◆ Assignment ◆
Everything from the line containing "Suppose CH3C(=O)CH2CH3 is" to the end of the data must be duplicated word for word, and nothing else may appear.

◆ Dataset extract ◆

-------

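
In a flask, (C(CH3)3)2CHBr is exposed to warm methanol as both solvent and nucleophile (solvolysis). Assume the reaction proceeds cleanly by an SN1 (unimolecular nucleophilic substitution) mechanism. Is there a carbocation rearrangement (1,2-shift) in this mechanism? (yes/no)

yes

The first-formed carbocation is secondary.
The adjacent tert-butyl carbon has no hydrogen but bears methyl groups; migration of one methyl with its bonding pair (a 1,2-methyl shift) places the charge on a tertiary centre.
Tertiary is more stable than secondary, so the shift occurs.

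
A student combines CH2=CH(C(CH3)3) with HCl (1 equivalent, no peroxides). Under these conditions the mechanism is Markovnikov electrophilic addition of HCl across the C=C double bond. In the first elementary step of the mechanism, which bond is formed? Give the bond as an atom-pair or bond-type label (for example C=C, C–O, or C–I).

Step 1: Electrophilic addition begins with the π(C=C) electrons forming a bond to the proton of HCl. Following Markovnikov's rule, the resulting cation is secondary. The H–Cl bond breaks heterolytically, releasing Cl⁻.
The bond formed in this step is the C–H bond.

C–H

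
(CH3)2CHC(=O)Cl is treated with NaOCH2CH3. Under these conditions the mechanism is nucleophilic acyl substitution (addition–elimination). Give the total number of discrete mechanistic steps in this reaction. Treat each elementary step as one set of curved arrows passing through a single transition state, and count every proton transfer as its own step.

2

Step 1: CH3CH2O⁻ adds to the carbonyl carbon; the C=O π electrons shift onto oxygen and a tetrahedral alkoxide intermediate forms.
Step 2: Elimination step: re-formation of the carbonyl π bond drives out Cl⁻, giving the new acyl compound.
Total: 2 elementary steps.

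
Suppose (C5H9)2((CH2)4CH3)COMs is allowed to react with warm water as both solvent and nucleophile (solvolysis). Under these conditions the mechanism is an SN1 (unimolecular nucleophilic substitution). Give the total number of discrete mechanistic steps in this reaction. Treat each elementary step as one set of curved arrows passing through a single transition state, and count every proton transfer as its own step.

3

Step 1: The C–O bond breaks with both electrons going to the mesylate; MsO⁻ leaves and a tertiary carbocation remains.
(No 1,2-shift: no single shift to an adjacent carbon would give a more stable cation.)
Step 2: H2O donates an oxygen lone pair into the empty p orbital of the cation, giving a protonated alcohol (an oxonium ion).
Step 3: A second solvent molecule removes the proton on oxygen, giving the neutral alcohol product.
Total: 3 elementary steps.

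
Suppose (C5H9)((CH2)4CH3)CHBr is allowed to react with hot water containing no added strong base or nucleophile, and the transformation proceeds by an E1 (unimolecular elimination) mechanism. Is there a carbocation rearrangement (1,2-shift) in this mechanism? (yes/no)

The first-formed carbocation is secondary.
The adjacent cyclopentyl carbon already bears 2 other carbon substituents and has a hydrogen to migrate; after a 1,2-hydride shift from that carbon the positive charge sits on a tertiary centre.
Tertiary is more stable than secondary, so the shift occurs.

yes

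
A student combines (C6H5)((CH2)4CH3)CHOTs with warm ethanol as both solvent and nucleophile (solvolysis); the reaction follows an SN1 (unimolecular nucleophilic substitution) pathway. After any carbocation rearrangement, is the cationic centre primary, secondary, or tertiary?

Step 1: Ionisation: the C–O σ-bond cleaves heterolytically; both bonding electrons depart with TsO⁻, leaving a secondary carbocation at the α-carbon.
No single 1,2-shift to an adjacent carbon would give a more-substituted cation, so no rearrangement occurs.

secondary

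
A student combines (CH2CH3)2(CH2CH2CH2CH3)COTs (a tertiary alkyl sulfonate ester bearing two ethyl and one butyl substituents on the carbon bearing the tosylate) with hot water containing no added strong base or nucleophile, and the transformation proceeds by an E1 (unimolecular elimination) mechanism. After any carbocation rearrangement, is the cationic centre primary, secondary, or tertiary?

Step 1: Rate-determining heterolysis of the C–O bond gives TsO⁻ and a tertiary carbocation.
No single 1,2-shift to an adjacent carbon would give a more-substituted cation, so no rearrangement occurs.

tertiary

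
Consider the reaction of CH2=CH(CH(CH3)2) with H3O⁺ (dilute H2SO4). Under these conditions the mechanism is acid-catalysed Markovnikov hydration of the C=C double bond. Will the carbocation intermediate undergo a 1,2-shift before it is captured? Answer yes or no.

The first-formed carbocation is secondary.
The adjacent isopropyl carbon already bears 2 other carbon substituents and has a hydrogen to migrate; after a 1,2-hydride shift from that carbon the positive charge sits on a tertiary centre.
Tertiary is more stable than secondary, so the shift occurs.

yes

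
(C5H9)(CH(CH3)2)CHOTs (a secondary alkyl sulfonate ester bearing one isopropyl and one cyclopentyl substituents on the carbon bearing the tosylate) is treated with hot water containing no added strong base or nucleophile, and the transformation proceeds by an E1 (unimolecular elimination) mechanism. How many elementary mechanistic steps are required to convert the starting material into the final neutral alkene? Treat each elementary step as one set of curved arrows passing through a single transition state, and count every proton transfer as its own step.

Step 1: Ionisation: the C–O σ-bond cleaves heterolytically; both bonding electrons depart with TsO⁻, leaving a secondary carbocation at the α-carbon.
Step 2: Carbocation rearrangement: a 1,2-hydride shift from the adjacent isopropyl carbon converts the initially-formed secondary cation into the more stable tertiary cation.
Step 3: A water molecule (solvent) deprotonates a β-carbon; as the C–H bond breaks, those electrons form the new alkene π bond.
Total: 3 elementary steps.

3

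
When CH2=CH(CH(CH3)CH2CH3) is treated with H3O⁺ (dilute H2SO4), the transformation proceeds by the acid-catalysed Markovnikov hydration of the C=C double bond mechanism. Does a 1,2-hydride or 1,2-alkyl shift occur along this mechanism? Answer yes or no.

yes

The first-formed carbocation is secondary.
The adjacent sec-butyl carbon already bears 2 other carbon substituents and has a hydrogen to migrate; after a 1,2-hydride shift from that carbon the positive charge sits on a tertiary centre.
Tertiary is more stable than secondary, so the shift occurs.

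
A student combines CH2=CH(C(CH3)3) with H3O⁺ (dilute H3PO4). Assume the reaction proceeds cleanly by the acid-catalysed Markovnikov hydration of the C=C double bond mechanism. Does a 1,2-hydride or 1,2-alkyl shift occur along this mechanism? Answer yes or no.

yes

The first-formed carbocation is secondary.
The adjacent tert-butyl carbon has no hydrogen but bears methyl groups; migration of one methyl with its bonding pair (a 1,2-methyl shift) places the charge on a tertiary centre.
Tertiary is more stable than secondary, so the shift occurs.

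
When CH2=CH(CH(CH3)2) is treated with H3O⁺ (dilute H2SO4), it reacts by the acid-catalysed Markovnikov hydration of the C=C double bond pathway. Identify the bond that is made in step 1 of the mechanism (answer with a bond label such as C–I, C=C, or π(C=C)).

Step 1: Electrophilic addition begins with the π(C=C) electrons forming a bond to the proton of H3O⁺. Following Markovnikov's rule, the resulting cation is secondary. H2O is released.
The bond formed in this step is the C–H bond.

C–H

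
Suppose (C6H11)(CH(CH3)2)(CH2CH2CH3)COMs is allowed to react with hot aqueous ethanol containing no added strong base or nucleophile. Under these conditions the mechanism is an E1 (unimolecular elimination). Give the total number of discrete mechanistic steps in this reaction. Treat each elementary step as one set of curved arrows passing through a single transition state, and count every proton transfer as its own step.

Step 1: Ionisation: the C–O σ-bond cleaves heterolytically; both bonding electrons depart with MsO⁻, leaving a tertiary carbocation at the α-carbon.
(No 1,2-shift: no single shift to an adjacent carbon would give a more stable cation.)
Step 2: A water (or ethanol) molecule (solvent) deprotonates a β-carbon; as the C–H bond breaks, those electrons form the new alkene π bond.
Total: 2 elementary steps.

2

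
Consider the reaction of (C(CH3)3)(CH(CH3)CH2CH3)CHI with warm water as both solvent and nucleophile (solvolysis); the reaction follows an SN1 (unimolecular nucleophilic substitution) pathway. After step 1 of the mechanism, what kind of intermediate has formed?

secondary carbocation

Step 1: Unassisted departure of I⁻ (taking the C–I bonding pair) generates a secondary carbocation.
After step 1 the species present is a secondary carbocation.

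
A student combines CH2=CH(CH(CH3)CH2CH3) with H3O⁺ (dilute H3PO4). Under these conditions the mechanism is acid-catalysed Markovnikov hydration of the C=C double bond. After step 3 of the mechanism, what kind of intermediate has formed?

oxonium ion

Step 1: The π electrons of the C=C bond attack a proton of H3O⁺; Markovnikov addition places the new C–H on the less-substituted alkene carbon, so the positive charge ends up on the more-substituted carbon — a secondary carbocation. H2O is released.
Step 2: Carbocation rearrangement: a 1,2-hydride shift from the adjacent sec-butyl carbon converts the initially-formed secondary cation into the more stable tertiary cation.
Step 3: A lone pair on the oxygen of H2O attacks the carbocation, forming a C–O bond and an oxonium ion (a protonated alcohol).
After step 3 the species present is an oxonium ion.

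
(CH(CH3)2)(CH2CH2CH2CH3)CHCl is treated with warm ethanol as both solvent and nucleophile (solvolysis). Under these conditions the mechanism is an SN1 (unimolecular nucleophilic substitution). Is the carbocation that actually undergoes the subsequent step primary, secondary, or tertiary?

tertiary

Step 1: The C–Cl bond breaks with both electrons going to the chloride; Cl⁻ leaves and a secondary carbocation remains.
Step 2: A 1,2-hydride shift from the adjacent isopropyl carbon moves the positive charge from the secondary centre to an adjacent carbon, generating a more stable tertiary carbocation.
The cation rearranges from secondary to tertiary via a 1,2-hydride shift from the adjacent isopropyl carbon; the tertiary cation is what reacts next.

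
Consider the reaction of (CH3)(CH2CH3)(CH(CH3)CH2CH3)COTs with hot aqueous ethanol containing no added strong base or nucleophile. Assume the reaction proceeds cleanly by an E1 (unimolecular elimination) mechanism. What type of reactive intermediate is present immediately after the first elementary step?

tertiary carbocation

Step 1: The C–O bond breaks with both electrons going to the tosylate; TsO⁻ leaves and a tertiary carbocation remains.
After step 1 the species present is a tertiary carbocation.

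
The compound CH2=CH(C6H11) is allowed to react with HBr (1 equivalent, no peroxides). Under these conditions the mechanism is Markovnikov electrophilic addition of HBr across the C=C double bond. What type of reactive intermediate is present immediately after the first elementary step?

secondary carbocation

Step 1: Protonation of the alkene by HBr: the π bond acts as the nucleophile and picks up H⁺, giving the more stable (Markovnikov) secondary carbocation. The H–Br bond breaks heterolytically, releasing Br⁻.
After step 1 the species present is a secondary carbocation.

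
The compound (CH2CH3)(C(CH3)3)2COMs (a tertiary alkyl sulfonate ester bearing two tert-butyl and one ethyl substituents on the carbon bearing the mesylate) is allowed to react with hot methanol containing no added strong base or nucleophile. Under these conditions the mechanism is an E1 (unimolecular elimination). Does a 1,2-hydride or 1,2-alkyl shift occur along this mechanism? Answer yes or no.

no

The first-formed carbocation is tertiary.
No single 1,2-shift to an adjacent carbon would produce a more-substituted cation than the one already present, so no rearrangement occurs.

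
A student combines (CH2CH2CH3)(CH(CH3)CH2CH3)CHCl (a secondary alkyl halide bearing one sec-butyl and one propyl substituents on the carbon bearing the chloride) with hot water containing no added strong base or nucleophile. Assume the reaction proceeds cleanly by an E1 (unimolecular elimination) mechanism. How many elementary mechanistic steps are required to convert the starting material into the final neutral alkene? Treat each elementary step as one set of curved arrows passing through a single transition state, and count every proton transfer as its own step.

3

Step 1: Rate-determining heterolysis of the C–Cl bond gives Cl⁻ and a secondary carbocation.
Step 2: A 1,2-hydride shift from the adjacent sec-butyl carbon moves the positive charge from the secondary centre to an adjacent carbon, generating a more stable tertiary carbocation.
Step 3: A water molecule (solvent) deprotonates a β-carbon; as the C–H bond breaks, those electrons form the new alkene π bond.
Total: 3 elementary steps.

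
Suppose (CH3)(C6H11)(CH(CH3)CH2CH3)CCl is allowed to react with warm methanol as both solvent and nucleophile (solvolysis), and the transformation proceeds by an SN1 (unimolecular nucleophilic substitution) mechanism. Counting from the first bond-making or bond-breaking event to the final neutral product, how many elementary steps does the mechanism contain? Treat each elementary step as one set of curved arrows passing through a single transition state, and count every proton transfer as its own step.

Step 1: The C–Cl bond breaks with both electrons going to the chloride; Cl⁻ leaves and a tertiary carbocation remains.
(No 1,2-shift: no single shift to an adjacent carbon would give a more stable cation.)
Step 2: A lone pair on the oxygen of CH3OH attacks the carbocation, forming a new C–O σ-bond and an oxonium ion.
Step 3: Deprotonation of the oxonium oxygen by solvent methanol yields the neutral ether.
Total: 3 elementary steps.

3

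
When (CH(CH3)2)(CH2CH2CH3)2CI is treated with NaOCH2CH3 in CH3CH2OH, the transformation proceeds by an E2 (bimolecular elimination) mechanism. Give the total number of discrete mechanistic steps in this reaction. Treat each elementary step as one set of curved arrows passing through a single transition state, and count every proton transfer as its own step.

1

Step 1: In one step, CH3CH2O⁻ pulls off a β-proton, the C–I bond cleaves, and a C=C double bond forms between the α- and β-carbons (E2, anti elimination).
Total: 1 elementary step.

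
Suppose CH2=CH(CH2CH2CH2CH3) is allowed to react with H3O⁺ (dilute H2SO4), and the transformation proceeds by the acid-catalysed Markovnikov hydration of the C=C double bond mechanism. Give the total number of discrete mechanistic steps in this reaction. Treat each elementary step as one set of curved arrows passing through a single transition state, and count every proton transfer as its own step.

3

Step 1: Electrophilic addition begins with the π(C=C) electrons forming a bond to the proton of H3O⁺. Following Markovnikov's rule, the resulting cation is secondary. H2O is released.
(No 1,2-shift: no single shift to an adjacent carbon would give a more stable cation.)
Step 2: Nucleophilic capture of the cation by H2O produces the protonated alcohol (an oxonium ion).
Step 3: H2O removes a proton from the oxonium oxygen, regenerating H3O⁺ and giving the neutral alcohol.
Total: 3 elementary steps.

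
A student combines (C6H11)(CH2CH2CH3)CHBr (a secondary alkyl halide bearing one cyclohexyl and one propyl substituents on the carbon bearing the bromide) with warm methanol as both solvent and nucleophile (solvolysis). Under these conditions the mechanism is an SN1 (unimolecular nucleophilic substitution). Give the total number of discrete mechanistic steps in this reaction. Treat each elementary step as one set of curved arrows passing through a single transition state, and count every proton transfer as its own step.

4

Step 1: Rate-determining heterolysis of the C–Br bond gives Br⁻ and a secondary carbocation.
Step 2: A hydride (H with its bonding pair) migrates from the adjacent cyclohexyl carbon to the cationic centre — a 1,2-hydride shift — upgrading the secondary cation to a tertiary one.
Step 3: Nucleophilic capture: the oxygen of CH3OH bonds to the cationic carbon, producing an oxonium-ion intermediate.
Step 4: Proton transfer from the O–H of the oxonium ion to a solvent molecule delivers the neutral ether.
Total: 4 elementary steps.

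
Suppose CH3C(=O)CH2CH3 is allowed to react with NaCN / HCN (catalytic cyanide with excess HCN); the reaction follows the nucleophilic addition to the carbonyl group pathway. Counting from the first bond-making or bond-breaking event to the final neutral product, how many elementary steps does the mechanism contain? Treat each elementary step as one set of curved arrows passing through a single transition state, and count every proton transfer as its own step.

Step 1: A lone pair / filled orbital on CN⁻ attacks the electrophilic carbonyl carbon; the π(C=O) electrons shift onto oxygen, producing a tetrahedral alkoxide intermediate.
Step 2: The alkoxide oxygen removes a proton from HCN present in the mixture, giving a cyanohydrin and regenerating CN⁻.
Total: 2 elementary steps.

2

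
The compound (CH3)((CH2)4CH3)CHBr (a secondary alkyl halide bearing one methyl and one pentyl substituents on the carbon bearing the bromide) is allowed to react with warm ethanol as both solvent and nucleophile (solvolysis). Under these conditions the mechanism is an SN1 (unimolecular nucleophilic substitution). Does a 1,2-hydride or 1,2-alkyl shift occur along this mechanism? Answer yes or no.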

-------

◆ Problem solution ◆
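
Suppose CH3C(=O)CH2CH3 is allowed to react with NaCN / HCN (catalytic cyanide with excess HCN); the reaction follows the nucleophilic addition to the carbonyl group pathway. Counting from the first bond-making or bond-breaking event to the final neutral product, how many elementary steps does the mechanism contain? Treat each elementary step as one set of curved arrows passing through a single transition state, and count every proton transfer as its own step.

Step 1: A lone pair / filled orbital on CN⁻ attacks the electrophilic carbonyl carbon; the π(C=O) electrons shift onto oxygen, producing a tetrahedral alkoxide intermediate.
Step 2: The alkoxide oxygen removes a proton from HCN present in the mixture, giving a cyanohydrin and regenerating CN⁻.
Total: 2 elementary steps.

2

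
The compound (CH3)((CH2)4CH3)CHBr (a secondary alkyl halide bearing one methyl and one pentyl substituents on the carbon bearing the bromide) is allowed to react with warm ethanol as both solvent and nucleophile (solvolysis). Under these conditions the mechanism is an SN1 (unimolecular nucleophilic substitution). Does a 1,2-hydride or 1,2-alkyl shift occur along this mechanism? Answer yes or no.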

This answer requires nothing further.